TASK DESCRIPTION: Please state how many lines of the records hold the string "quantity", giving nothing but the number.

(DATA FOR PROCESSING Opens)

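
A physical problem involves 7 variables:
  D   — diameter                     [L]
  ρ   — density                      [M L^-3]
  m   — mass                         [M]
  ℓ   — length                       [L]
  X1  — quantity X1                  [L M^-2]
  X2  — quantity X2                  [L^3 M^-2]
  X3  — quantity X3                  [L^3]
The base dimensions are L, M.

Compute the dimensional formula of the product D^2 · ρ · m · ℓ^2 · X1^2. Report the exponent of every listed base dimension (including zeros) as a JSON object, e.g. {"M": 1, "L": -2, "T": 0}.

Dimensional matrix (L×M by D×ρ×m×ℓ×X1×X2×X3):
  L: [ 1 -3  0  1  1  3  3]
  M: [ 0  1  1  0 -2 -2  0]
  [L]: (2)·1+(1)·-3+(1)·0+(2)·1+(2)·1 = 3
  [M]: (2)·0+(1)·1+(1)·1+(2)·0+(2)·-2 = -2
⇒ L^3 M^-2

{"L": 3, "M": -2}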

(DATA FOR PROCESSING Closes)

SOLUTION TO THIS TASK: 3